◆ Problem requirements
Reproduce exactly the lines from the line containing "Work through this" through the end of the records below, including both ends, and nothing else.

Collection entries
/---
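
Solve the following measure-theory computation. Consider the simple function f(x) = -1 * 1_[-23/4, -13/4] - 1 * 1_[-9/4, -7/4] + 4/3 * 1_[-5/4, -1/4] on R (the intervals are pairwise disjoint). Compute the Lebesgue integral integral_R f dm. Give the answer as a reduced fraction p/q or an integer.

For a simple function f = sum_i c_i * 1_{A_i} with disjoint A_i,
  integral f dm = sum_i c_i * m(A_i).
Lengths of the A_i:
  m(A_1) = -13/4 - (-23/4) = 5/2.
  m(A_2) = -7/4 - (-9/4) = 1/2.
  m(A_3) = -1/4 - (-5/4) = 1.
Contributions c_i * m(A_i):
  (-1) * (5/2) = -5/2.
  (-1) * (1/2) = -1/2.
  (4/3) * (1) = 4/3.
Total: -5/2 - 1/2 + 4/3 = -5/3.

-5/3


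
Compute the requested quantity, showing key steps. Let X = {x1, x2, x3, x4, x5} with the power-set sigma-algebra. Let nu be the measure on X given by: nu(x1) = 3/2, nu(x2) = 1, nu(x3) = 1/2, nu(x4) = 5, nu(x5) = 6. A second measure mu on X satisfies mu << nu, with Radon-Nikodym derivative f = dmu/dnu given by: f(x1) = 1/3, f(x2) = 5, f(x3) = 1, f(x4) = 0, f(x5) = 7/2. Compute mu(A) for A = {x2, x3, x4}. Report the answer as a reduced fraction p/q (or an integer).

By the defining property of the Radon-Nikodym derivative, for every measurable set A,
  mu(A) = integral_A f dnu.
Since nu is a discrete measure concentrated on the atoms of X, the integral over A reduces to the sum
  mu(A) = sum_{x in A} f(x) * nu({x}).
Computing each term:
  x2: f(x2) * nu(x2) = 5 * 1 = 5.
  x3: f(x3) * nu(x3) = 1 * 1/2 = 1/2.
  x4: f(x4) * nu(x4) = 0 * 5 = 0.
Summing: mu(A) = 5 + 1/2 + 0 = 11/2.

11/2


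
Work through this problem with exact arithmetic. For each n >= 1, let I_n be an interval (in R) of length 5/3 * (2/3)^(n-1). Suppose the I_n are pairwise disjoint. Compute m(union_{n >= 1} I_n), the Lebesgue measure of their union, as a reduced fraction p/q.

By countable additivity of the Lebesgue measure on pairwise disjoint measurable sets,
  m(union_{n >= 1} I_n) = sum_{n >= 1} m(I_n) = sum_{n >= 1} a * r^(n-1),
  with a = 5/3 and r = 2/3.
Since 0 < r = 2/3 < 1, the geometric series converges:
  sum_{n >= 1} a * r^(n-1) = a / (1 - r).
  = 5/3 / (1 - 2/3)
  = 5/3 / (1/3)
  = 5.

5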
\---
◆ Solution to this exercise
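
Work through this problem with exact arithmetic. For each n >= 1, let I_n be an interval (in R) of length 5/3 * (2/3)^(n-1). Suppose the I_n are pairwise disjoint. Compute m(union_{n >= 1} I_n), the Lebesgue measure of their union, as a reduced fraction p/q.

By countable additivity of the Lebesgue measure on pairwise disjoint measurable sets,
  m(union_{n >= 1} I_n) = sum_{n >= 1} m(I_n) = sum_{n >= 1} a * r^(n-1),
  with a = 5/3 and r = 2/3.
Since 0 < r = 2/3 < 1, the geometric series converges:
  sum_{n >= 1} a * r^(n-1) = a / (1 - r).
  = 5/3 / (1 - 2/3)
  = 5/3 / (1/3)
  = 5.

5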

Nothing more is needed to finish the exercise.